- DATA FOR ANALYSIS:
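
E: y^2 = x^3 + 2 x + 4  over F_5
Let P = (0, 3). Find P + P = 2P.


Doubling: s = (3 x1^2 + a) / (2 y1)
s = (3*0^2 + 2) / (2*3) mod 5 = 2
x3 = s^2 - 2 x1 mod 5 = 2^2 - 2*0 = 4
y3 = s (x1 - x3) - y1 mod 5 = 2 * (0 - 4) - 3 = 4

2P = (4, 4)


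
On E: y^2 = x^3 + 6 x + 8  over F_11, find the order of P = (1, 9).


Compute successive multiples of P until we hit O:
  1P = (1, 9)
  2P = (1, 2)
  3P = O

ord(P) = 3


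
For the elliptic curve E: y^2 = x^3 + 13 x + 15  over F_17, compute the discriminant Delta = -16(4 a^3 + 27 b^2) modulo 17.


4 a^3 + 27 b^2 = 4*13^3 + 27*15^2 = 8788 + 6075 = 14863
Delta = -16 * (14863) = -237808
Delta mod 17 = 5

Delta = 5 (mod 17)


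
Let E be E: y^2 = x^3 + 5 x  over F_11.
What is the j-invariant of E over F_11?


Delta = -16(4 a^3 + 27 b^2) mod 11 = 8
-1728 * (4 a)^3 = -1728 * (4*5)^3 mod 11 = 8
j = 8 * 8^(-1) mod 11 = 1

j = 1 (mod 11)


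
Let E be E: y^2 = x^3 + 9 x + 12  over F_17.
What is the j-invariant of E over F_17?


Delta = -16(4 a^3 + 27 b^2) mod 17 = 4
-1728 * (4 a)^3 = -1728 * (4*9)^3 mod 17 = 14
j = 14 * 4^(-1) mod 17 = 12

j = 12 (mod 17)


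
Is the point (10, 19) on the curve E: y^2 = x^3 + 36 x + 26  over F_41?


Check whether y^2 = x^3 + 36 x + 26 (mod 41) for (x, y) = (10, 19).
LHS: y^2 = 19^2 mod 41 = 33
RHS: x^3 + 36 x + 26 = 10^3 + 36*10 + 26 mod 41 = 33
LHS = RHS

Yes, on the curve


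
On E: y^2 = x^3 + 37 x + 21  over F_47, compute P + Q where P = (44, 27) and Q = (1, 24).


P != Q, so use the chord formula.
s = (y2 - y1) / (x2 - x1) = (44) / (4) mod 47 = 11
x3 = s^2 - x1 - x2 mod 47 = 11^2 - 44 - 1 = 29
y3 = s (x1 - x3) - y1 mod 47 = 11 * (44 - 29) - 27 = 44

P + Q = (29, 44)


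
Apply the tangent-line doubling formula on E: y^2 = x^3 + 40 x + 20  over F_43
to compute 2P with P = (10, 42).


Doubling: s = (3 x1^2 + a) / (2 y1)
s = (3*10^2 + 40) / (2*42) mod 43 = 2
x3 = s^2 - 2 x1 mod 43 = 2^2 - 2*10 = 27
y3 = s (x1 - x3) - y1 mod 43 = 2 * (10 - 27) - 42 = 10

2P = (27, 10)


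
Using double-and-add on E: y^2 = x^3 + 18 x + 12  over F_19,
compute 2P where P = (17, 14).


k = 2 = 10_2 (binary, LSB first: 01)
Double-and-add from P = (17, 14):
  bit 0 = 0: acc unchanged = O
  bit 1 = 1: acc = O + (13, 12) = (13, 12)

2P = (13, 12)


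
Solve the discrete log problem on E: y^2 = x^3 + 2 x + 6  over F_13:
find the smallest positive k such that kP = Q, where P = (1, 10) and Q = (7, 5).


Enumerate multiples of P until we hit Q = (7, 5):
  1P = (1, 10)
  2P = (7, 8)
  3P = (8, 1)
  4P = (3, 0)
  5P = (8, 12)
  6P = (7, 5)
Match found at i = 6.

k = 6


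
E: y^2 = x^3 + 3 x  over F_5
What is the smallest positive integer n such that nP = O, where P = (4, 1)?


Compute successive multiples of P until we hit O:
  1P = (4, 1)
  2P = (1, 3)
  3P = (1, 2)
  4P = (4, 4)
  5P = O

ord(P) = 5


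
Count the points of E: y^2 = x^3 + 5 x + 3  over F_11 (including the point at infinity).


For each x in F_11, count y with y^2 = x^3 + 5 x + 3 mod 11:
  x = 0: RHS = 3, y in [5, 6]  -> 2 point(s)
  x = 1: RHS = 9, y in [3, 8]  -> 2 point(s)
  x = 3: RHS = 1, y in [1, 10]  -> 2 point(s)
  x = 8: RHS = 5, y in [4, 7]  -> 2 point(s)
Affine points: 8. Add the point at infinity: total = 9.

#E(F_11) = 9


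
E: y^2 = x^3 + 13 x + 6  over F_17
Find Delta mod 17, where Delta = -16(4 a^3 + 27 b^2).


4 a^3 + 27 b^2 = 4*13^3 + 27*6^2 = 8788 + 972 = 9760
Delta = -16 * (9760) = -156160
Delta mod 17 = 2

Delta = 2 (mod 17)


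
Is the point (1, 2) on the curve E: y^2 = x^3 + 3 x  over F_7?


Check whether y^2 = x^3 + 3 x + 0 (mod 7) for (x, y) = (1, 2).
LHS: y^2 = 2^2 mod 7 = 4
RHS: x^3 + 3 x + 0 = 1^3 + 3*1 + 0 mod 7 = 4
LHS = RHS

Yes, on the curve


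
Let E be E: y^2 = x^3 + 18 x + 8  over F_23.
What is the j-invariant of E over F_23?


Delta = -16(4 a^3 + 27 b^2) mod 23 = 17
-1728 * (4 a)^3 = -1728 * (4*18)^3 mod 23 = 11
j = 11 * 17^(-1) mod 23 = 2

j = 2 (mod 23)


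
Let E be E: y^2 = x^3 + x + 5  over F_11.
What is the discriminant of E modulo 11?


4 a^3 + 27 b^2 = 4*1^3 + 27*5^2 = 4 + 675 = 679
Delta = -16 * (679) = -10864
Delta mod 11 = 4

Delta = 4 (mod 11)


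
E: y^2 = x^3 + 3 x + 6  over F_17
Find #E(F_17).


For each x in F_17, count y with y^2 = x^3 + 3 x + 6 mod 17:
  x = 3: RHS = 8, y in [5, 12]  -> 2 point(s)
  x = 6: RHS = 2, y in [6, 11]  -> 2 point(s)
  x = 7: RHS = 13, y in [8, 9]  -> 2 point(s)
  x = 8: RHS = 15, y in [7, 10]  -> 2 point(s)
  x = 10: RHS = 16, y in [4, 13]  -> 2 point(s)
  x = 12: RHS = 2, y in [6, 11]  -> 2 point(s)
  x = 13: RHS = 15, y in [7, 10]  -> 2 point(s)
  x = 14: RHS = 4, y in [2, 15]  -> 2 point(s)
  x = 15: RHS = 9, y in [3, 14]  -> 2 point(s)
  x = 16: RHS = 2, y in [6, 11]  -> 2 point(s)
Affine points: 20. Add the point at infinity: total = 21.

#E(F_17) = 21


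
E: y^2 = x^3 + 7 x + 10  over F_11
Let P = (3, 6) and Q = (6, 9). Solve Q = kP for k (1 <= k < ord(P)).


Enumerate multiples of P until we hit Q = (6, 9):
  1P = (3, 6)
  2P = (6, 2)
  3P = (5, 4)
  4P = (4, 6)
  5P = (4, 5)
  6P = (5, 7)
  7P = (6, 9)
Match found at i = 7.

k = 7


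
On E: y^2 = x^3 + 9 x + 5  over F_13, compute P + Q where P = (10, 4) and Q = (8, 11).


P != Q, so use the chord formula.
s = (y2 - y1) / (x2 - x1) = (7) / (11) mod 13 = 3
x3 = s^2 - x1 - x2 mod 13 = 3^2 - 10 - 8 = 4
y3 = s (x1 - x3) - y1 mod 13 = 3 * (10 - 4) - 4 = 1

P + Q = (4, 1)


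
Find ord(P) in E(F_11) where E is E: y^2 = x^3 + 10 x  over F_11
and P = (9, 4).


Compute successive multiples of P until we hit O:
  1P = (9, 4)
  2P = (4, 7)
  3P = (1, 0)
  4P = (4, 4)
  5P = (9, 7)
  6P = O

ord(P) = 6


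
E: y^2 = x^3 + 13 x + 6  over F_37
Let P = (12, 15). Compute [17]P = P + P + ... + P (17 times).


k = 17 = 10001_2 (binary, LSB first: 10001)
Double-and-add from P = (12, 15):
  bit 0 = 1: acc = O + (12, 15) = (12, 15)
  bit 1 = 0: acc unchanged = (12, 15)
  bit 2 = 0: acc unchanged = (12, 15)
  bit 3 = 0: acc unchanged = (12, 15)
  bit 4 = 1: acc = (12, 15) + (32, 1) = (2, 15)

17P = (2, 15)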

- WORK INSTRUCTIONS: Restate, word for word, the listing above from its first line through the line that contains "Let E be E: y^2 = x^3 + 5", keeping both of those lines.

- RESPONSE BOX:
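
E: y^2 = x^3 + 2 x + 4  over F_5
Let P = (0, 3). Find P + P = 2P.


Doubling: s = (3 x1^2 + a) / (2 y1)
s = (3*0^2 + 2) / (2*3) mod 5 = 2
x3 = s^2 - 2 x1 mod 5 = 2^2 - 2*0 = 4
y3 = s (x1 - x3) - y1 mod 5 = 2 * (0 - 4) - 3 = 4

2P = (4, 4)


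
On E: y^2 = x^3 + 6 x + 8  over F_11, find the order of P = (1, 9).


Compute successive multiples of P until we hit O:
  1P = (1, 9)
  2P = (1, 2)
  3P = O

ord(P) = 3


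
For the elliptic curve E: y^2 = x^3 + 13 x + 15  over F_17, compute the discriminant Delta = -16(4 a^3 + 27 b^2) modulo 17.


4 a^3 + 27 b^2 = 4*13^3 + 27*15^2 = 8788 + 6075 = 14863
Delta = -16 * (14863) = -237808
Delta mod 17 = 5

Delta = 5 (mod 17)


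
Let E be E: y^2 = x^3 + 5 x  over F_11.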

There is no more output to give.